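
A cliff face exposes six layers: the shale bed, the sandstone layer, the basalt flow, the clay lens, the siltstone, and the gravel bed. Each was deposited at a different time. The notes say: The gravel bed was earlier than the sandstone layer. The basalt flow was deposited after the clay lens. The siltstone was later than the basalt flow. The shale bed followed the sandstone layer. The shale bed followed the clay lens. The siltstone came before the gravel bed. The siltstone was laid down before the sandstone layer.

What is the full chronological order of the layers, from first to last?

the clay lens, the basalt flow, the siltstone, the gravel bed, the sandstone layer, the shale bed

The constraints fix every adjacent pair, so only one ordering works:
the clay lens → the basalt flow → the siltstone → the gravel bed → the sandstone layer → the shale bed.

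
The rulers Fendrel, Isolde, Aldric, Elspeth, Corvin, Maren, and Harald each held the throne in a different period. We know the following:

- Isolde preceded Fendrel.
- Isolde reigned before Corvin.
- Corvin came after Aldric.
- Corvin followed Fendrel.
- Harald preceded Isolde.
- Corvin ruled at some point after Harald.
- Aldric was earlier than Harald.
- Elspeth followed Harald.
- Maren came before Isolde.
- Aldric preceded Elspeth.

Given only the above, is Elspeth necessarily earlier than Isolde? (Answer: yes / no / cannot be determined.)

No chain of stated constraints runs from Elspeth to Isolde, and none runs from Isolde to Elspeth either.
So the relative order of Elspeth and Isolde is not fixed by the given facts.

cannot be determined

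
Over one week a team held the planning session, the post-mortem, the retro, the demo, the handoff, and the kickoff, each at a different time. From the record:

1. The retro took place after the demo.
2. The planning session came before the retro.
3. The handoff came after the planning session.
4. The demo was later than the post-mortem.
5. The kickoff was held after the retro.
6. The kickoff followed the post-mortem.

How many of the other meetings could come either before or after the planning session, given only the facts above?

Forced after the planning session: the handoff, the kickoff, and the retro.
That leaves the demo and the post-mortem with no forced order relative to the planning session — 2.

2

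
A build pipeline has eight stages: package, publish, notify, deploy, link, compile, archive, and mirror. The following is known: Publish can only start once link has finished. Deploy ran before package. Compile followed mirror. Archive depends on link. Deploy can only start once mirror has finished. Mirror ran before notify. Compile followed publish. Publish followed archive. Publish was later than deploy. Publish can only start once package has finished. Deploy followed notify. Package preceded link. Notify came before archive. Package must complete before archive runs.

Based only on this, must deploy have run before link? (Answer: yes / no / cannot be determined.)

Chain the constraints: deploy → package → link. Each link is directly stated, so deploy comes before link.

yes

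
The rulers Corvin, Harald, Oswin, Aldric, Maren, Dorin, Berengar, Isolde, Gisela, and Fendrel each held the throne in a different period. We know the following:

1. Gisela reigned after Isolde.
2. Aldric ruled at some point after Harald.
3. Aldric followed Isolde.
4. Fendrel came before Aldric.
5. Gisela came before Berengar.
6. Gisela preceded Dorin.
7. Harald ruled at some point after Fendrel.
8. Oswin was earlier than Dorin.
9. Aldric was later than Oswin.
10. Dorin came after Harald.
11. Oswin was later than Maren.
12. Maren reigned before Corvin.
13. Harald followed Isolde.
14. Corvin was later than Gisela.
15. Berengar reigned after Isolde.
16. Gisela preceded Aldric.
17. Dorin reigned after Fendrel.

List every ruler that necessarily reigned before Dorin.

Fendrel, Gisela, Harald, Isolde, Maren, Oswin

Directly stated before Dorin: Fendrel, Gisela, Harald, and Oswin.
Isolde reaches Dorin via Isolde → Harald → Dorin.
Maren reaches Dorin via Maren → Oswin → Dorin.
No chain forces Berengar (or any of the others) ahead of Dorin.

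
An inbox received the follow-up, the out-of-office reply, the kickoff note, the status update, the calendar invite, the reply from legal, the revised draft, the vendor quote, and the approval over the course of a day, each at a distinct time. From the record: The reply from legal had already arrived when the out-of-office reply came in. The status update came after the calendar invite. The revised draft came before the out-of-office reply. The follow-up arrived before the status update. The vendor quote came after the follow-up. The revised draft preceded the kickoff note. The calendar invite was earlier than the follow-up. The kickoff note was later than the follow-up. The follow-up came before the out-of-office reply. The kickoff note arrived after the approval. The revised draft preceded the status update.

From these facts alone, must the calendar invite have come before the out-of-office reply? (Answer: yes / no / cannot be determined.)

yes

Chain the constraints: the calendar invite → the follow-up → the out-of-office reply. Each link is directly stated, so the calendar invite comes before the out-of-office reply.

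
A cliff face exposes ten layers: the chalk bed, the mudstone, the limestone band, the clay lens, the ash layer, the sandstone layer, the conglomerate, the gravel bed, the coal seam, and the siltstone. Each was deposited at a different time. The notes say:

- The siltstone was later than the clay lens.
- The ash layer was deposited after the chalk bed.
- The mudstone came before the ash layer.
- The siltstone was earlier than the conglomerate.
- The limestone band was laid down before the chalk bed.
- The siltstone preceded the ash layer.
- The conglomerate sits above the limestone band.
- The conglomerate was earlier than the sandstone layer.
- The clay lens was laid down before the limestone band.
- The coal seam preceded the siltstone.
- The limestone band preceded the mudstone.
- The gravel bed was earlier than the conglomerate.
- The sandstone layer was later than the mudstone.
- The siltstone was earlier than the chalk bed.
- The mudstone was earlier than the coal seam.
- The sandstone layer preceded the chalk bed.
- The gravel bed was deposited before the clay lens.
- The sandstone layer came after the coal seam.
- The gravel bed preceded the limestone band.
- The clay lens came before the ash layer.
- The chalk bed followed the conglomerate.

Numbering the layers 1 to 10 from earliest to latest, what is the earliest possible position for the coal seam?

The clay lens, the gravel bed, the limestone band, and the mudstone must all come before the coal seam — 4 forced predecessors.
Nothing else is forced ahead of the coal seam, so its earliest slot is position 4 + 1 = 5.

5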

| What this task involves |
Only the lines from the one containing "Numbering the layers" through the end of the material should be reproduced, exactly, with both ends included.

| Answer for this exercise |
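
Numbering the layers 1 to 10 from earliest to latest, what is the earliest possible position for the coal seam?

The clay lens, the gravel bed, the limestone band, and the mudstone must all come before the coal seam — 4 forced predecessors.
Nothing else is forced ahead of the coal seam, so its earliest slot is position 4 + 1 = 5.

5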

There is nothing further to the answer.